Exercise: Could you return all of the records exactly as they stand?
=== Provided information ===
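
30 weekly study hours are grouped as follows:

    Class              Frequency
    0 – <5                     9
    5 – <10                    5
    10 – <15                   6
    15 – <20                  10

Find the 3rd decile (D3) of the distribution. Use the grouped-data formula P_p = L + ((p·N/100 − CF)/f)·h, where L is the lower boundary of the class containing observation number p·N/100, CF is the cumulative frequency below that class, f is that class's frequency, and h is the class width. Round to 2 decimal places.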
===
Result of the exercise:
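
30 weekly study hours are grouped as follows:

    Class              Frequency
    0 – <5                     9
    5 – <10                    5
    10 – <15                   6
    15 – <20                  10

Find the 3rd decile (D3) of the distribution. Use the grouped-data formula P_p = L + ((p·N/100 − CF)/f)·h, where L is the lower boundary of the class containing observation number p·N/100, CF is the cumulative frequency below that class, f is that class's frequency, and h is the class width. Round to 2 decimal places.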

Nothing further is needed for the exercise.